**What the exercise asks:** Write each of the records out again exactly.

--- START ---

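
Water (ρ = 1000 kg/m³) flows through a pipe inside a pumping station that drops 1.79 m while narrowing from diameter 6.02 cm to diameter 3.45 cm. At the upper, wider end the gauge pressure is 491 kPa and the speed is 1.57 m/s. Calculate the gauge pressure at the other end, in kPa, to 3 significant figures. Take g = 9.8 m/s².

Mass conservation (A₁v₁ = A₂v₂) gives v₂ = 1.57 × 28.5/9.35 = 4.78 m/s.
Energy conservation along the streamline gives P₂ = P₁ − ½ρ(v₂² − v₁²) − ρg(h₂ − h₁).
P₂ = 491000 + ½·1000·(1.57² − 4.78²) − 1000·9.8·(−1.79) = 491000 + (-10200) − (-17500) = 498000 Pa.

P₂ ≈ 498 kPa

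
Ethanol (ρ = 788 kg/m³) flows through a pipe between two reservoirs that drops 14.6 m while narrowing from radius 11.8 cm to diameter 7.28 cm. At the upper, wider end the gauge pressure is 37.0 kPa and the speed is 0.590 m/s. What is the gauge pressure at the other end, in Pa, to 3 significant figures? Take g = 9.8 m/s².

P₂ ≈ 135000 Pa

Mass conservation (A₁v₁ = A₂v₂) gives v₂ = 0.590 × 437/41.6 = 6.20 m/s.
Bernoulli: P₁ + ½ρv₁² + ρg h₁ = P₂ + ½ρv₂² + ρg h₂, so P₂ = P₁ + ½ρ(v₁² − v₂²) − ρg(h₂ − h₁).
P₂ = 37000 + ½·788·(0.590² − 6.20²) − 788·9.8·(−14.6) = 37000 + (-15000) − (-113000) = 135000 Pa.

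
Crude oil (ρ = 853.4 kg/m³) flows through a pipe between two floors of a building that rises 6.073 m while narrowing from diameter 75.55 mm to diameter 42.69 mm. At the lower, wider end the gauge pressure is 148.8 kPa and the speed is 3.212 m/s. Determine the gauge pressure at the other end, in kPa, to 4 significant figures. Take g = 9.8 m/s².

59.23 kPa

The volume flow rate is constant, so v₂ = (A₁/A₂)v₁ = (44.83/14.31)·3.212 = 10.06 m/s.
Bernoulli: P₁ + ½ρv₁² + ρg h₁ = P₂ + ½ρv₂² + ρg h₂, so P₂ = P₁ + ½ρ(v₁² − v₂²) − ρg(h₂ − h₁).
P₂ = 148800 + ½·853.4·(3.212² − 10.06²) − 853.4·9.8·(+6.073) = 148800 + (-38780) − (50790) = 59230 Pa.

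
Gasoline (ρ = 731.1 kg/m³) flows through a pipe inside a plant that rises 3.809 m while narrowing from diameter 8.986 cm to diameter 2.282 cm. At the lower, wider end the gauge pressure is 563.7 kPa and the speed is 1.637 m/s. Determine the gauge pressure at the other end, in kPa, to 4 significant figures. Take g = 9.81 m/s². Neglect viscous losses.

Continuity gives A₁v₁ = A₂v₂, so v₂ = (63.42 cm²)/(4.090 cm²) × 1.637 m/s = 25.38 m/s.
Applying Bernoulli between the two ends and solving for P₂: P₂ = P₁ + ½ρ(v₁² − v₂²) − ρgΔh.
P₂ = 563700 + ½·731.1·(1.637² − 25.38²) − 731.1·9.81·(+3.809) = 563700 + (-234600) − (27320) = 301800 Pa.

301.8 kPa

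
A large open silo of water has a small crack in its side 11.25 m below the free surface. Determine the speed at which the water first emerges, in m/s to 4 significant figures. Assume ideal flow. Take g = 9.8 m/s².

v ≈ 14.85 m/s

Bernoulli from surface to hole (P equal, v_surface ≈ 0): v = √(2gh) = √(2×9.8×11.25) = 14.85 m/s.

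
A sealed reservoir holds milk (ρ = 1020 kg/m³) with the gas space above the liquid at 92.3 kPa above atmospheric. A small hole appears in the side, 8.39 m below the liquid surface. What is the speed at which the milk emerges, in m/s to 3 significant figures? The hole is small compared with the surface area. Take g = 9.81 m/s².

v = 18.6 m/s

Take point 1 at the surface (v₁ ≈ 0) and point 2 at the hole (at atmospheric pressure). Bernoulli: P₁ + ρg h = P_atm + ½ρv₂².
With P₁ − P_atm = 92300 Pa, v₂ = √(2gh + 2ΔP/ρ) = √(2·9.81·8.39 + 2·92300/1020) = 18.6 m/s.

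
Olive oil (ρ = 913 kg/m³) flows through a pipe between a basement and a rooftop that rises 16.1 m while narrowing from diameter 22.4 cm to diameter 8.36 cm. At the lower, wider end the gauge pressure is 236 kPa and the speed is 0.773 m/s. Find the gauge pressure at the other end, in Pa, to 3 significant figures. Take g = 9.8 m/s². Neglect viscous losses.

By continuity, v₂ = v₁·A₁/A₂ = 0.773·(394/54.9) = 5.55 m/s.
Energy conservation along the streamline gives P₂ = P₁ − ½ρ(v₂² − v₁²) − ρg(h₂ − h₁).
P₂ = 236000 + ½·913·(0.773² − 5.55²) − 913·9.8·(+16.1) = 236000 + (-13800) − (144000) = 78200 Pa.

P₂ ≈ 78200 Pa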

--- END ---

**Result of the task:**
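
Water (ρ = 1000 kg/m³) flows through a pipe inside a pumping station that drops 1.79 m while narrowing from diameter 6.02 cm to diameter 3.45 cm. At the upper, wider end the gauge pressure is 491 kPa and the speed is 1.57 m/s. Calculate the gauge pressure at the other end, in kPa, to 3 significant figures. Take g = 9.8 m/s².

Mass conservation (A₁v₁ = A₂v₂) gives v₂ = 1.57 × 28.5/9.35 = 4.78 m/s.
Energy conservation along the streamline gives P₂ = P₁ − ½ρ(v₂² − v₁²) − ρg(h₂ − h₁).
P₂ = 491000 + ½·1000·(1.57² − 4.78²) − 1000·9.8·(−1.79) = 491000 + (-10200) − (-17500) = 498000 Pa.

P₂ ≈ 498 kPa

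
Ethanol (ρ = 788 kg/m³) flows through a pipe between two reservoirs that drops 14.6 m while narrowing from radius 11.8 cm to diameter 7.28 cm. At the upper, wider end the gauge pressure is 37.0 kPa and the speed is 0.590 m/s. What is the gauge pressure at the other end, in Pa, to 3 significant figures? Take g = 9.8 m/s².

P₂ ≈ 135000 Pa

Mass conservation (A₁v₁ = A₂v₂) gives v₂ = 0.590 × 437/41.6 = 6.20 m/s.
Bernoulli: P₁ + ½ρv₁² + ρg h₁ = P₂ + ½ρv₂² + ρg h₂, so P₂ = P₁ + ½ρ(v₁² − v₂²) − ρg(h₂ − h₁).
P₂ = 37000 + ½·788·(0.590² − 6.20²) − 788·9.8·(−14.6) = 37000 + (-15000) − (-113000) = 135000 Pa.

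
Crude oil (ρ = 853.4 kg/m³) flows through a pipe between two floors of a building that rises 6.073 m while narrowing from diameter 75.55 mm to diameter 42.69 mm. At the lower, wider end the gauge pressure is 148.8 kPa and the speed is 3.212 m/s. Determine the gauge pressure at the other end, in kPa, to 4 significant figures. Take g = 9.8 m/s².

59.23 kPa

The volume flow rate is constant, so v₂ = (A₁/A₂)v₁ = (44.83/14.31)·3.212 = 10.06 m/s.
Bernoulli: P₁ + ½ρv₁² + ρg h₁ = P₂ + ½ρv₂² + ρg h₂, so P₂ = P₁ + ½ρ(v₁² − v₂²) − ρg(h₂ − h₁).
P₂ = 148800 + ½·853.4·(3.212² − 10.06²) − 853.4·9.8·(+6.073) = 148800 + (-38780) − (50790) = 59230 Pa.

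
Gasoline (ρ = 731.1 kg/m³) flows through a pipe inside a plant that rises 3.809 m while narrowing from diameter 8.986 cm to diameter 2.282 cm. At the lower, wider end the gauge pressure is 563.7 kPa and the speed is 1.637 m/s. Determine the gauge pressure at the other end, in kPa, to 4 significant figures. Take g = 9.81 m/s². Neglect viscous losses.

Continuity gives A₁v₁ = A₂v₂, so v₂ = (63.42 cm²)/(4.090 cm²) × 1.637 m/s = 25.38 m/s.
Applying Bernoulli between the two ends and solving for P₂: P₂ = P₁ + ½ρ(v₁² − v₂²) − ρgΔh.
P₂ = 563700 + ½·731.1·(1.637² − 25.38²) − 731.1·9.81·(+3.809) = 563700 + (-234600) − (27320) = 301800 Pa.

301.8 kPa

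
A large open silo of water has a small crack in its side 11.25 m below the free surface. Determine the speed at which the water first emerges, in m/s to 4 significant figures. Assume ideal flow. Take g = 9.8 m/s².

v ≈ 14.85 m/s

Bernoulli from surface to hole (P equal, v_surface ≈ 0): v = √(2gh) = √(2×9.8×11.25) = 14.85 m/s.

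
A sealed reservoir holds milk (ρ = 1020 kg/m³) with the gas space above the liquid at 92.3 kPa above atmospheric. A small hole appears in the side, 8.39 m below the liquid surface. What is the speed at which the milk emerges, in m/s to 3 significant figures? The hole is small compared with the surface area. Take g = 9.81 m/s².

v = 18.6 m/s

Take point 1 at the surface (v₁ ≈ 0) and point 2 at the hole (at atmospheric pressure). Bernoulli: P₁ + ρg h = P_atm + ½ρv₂².
With P₁ − P_atm = 92300 Pa, v₂ = √(2gh + 2ΔP/ρ) = √(2·9.81·8.39 + 2·92300/1020) = 18.6 m/s.

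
Olive oil (ρ = 913 kg/m³) flows through a pipe between a basement and a rooftop that rises 16.1 m while narrowing from diameter 22.4 cm to diameter 8.36 cm. At the lower, wider end the gauge pressure is 236 kPa and the speed is 0.773 m/s. Find the gauge pressure at the other end, in Pa, to 3 significant figures. Take g = 9.8 m/s². Neglect viscous losses.

By continuity, v₂ = v₁·A₁/A₂ = 0.773·(394/54.9) = 5.55 m/s.
Energy conservation along the streamline gives P₂ = P₁ − ½ρ(v₂² − v₁²) − ρg(h₂ − h₁).
P₂ = 236000 + ½·913·(0.773² − 5.55²) − 913·9.8·(+16.1) = 236000 + (-13800) − (144000) = 78200 Pa.

P₂ ≈ 78200 Pa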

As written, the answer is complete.